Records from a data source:
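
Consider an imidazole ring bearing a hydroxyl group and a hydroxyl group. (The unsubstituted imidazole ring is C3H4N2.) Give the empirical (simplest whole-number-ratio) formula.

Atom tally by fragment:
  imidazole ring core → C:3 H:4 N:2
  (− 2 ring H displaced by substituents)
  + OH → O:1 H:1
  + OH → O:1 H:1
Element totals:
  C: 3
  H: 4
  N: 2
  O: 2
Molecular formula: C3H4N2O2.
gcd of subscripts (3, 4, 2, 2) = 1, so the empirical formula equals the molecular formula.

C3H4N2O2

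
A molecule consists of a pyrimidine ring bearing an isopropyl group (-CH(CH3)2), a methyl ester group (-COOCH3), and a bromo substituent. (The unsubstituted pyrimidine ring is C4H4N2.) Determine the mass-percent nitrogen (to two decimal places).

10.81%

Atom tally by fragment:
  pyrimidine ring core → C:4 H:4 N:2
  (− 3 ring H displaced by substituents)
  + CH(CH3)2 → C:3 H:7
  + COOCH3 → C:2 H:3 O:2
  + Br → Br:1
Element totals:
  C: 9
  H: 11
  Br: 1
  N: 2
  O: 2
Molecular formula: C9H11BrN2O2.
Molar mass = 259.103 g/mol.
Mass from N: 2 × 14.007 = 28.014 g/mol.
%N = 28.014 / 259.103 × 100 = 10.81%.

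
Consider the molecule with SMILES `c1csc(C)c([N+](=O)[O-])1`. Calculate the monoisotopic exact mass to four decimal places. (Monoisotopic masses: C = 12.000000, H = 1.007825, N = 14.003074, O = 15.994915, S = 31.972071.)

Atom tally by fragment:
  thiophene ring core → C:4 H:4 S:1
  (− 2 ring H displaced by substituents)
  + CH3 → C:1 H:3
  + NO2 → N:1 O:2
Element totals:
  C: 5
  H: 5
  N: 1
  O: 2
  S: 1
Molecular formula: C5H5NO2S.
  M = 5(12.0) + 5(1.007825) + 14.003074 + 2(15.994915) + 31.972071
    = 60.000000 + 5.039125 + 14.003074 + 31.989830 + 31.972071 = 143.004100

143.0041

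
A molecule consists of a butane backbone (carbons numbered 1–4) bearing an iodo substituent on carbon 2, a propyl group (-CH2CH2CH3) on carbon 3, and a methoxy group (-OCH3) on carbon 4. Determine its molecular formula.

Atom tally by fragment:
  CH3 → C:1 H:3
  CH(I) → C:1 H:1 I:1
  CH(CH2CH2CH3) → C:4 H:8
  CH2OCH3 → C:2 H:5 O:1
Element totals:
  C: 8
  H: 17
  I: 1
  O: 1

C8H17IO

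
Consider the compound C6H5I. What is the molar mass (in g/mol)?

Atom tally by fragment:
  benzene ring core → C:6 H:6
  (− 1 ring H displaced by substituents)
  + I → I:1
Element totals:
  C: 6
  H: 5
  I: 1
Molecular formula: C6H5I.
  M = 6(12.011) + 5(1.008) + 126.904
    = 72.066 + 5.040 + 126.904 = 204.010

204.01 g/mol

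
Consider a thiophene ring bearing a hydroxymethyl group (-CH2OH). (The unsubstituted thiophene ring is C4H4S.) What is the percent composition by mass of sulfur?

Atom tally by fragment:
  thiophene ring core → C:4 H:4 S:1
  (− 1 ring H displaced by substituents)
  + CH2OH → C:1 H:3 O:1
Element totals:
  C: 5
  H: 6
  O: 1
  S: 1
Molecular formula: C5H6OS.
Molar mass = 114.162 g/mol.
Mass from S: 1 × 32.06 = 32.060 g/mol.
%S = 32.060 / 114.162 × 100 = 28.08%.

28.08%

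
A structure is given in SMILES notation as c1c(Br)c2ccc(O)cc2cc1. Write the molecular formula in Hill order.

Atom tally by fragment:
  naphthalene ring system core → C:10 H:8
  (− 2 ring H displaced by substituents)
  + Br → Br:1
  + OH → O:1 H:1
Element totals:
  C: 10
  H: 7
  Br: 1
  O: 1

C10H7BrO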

» **BRIEF**:
Nothing is to be left out; reproduce each record exactly.

» **OUTPUT**:
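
Consider an imidazole ring bearing a hydroxyl group and a hydroxyl group. (The unsubstituted imidazole ring is C3H4N2.) Give the empirical (simplest whole-number-ratio) formula.

Atom tally by fragment:
  imidazole ring core → C:3 H:4 N:2
  (− 2 ring H displaced by substituents)
  + OH → O:1 H:1
  + OH → O:1 H:1
Element totals:
  C: 3
  H: 4
  N: 2
  O: 2
Molecular formula: C3H4N2O2.
gcd of subscripts (3, 4, 2, 2) = 1, so the empirical formula equals the molecular formula.

C3H4N2O2

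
A molecule consists of a pyrimidine ring bearing an isopropyl group (-CH(CH3)2), a methyl ester group (-COOCH3), and a bromo substituent. (The unsubstituted pyrimidine ring is C4H4N2.) Determine the mass-percent nitrogen (to two decimal places).

10.81%

Atom tally by fragment:
  pyrimidine ring core → C:4 H:4 N:2
  (− 3 ring H displaced by substituents)
  + CH(CH3)2 → C:3 H:7
  + COOCH3 → C:2 H:3 O:2
  + Br → Br:1
Element totals:
  C: 9
  H: 11
  Br: 1
  N: 2
  O: 2
Molecular formula: C9H11BrN2O2.
Molar mass = 259.103 g/mol.
Mass from N: 2 × 14.007 = 28.014 g/mol.
%N = 28.014 / 259.103 × 100 = 10.81%.

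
Consider the molecule with SMILES `c1csc(C)c([N+](=O)[O-])1`. Calculate the monoisotopic exact mass to four decimal places. (Monoisotopic masses: C = 12.000000, H = 1.007825, N = 14.003074, O = 15.994915, S = 31.972071.)

Atom tally by fragment:
  thiophene ring core → C:4 H:4 S:1
  (− 2 ring H displaced by substituents)
  + CH3 → C:1 H:3
  + NO2 → N:1 O:2
Element totals:
  C: 5
  H: 5
  N: 1
  O: 2
  S: 1
Molecular formula: C5H5NO2S.
  M = 5(12.0) + 5(1.007825) + 14.003074 + 2(15.994915) + 31.972071
    = 60.000000 + 5.039125 + 14.003074 + 31.989830 + 31.972071 = 143.004100

143.0041

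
A molecule consists of a butane backbone (carbons numbered 1–4) bearing an iodo substituent on carbon 2, a propyl group (-CH2CH2CH3) on carbon 3, and a methoxy group (-OCH3) on carbon 4. Determine its molecular formula.

Atom tally by fragment:
  CH3 → C:1 H:3
  CH(I) → C:1 H:1 I:1
  CH(CH2CH2CH3) → C:4 H:8
  CH2OCH3 → C:2 H:5 O:1
Element totals:
  C: 8
  H: 17
  I: 1
  O: 1

C8H17IO

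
Consider the compound C6H5I. What is the molar mass (in g/mol)?

Atom tally by fragment:
  benzene ring core → C:6 H:6
  (− 1 ring H displaced by substituents)
  + I → I:1
Element totals:
  C: 6
  H: 5
  I: 1
Molecular formula: C6H5I.
  M = 6(12.011) + 5(1.008) + 126.904
    = 72.066 + 5.040 + 126.904 = 204.010

204.01 g/mol

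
Consider a thiophene ring bearing a hydroxymethyl group (-CH2OH). (The unsubstituted thiophene ring is C4H4S.) What is the percent composition by mass of sulfur?

Atom tally by fragment:
  thiophene ring core → C:4 H:4 S:1
  (− 1 ring H displaced by substituents)
  + CH2OH → C:1 H:3 O:1
Element totals:
  C: 5
  H: 6
  O: 1
  S: 1
Molecular formula: C5H6OS.
Molar mass = 114.162 g/mol.
Mass from S: 1 × 32.06 = 32.060 g/mol.
%S = 32.060 / 114.162 × 100 = 28.08%.

28.08%

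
A structure is given in SMILES notation as c1c(Br)c2ccc(O)cc2cc1. Write the molecular formula in Hill order.

Atom tally by fragment:
  naphthalene ring system core → C:10 H:8
  (− 2 ring H displaced by substituents)
  + Br → Br:1
  + OH → O:1 H:1
Element totals:
  C: 10
  H: 7
  Br: 1
  O: 1

C10H7BrO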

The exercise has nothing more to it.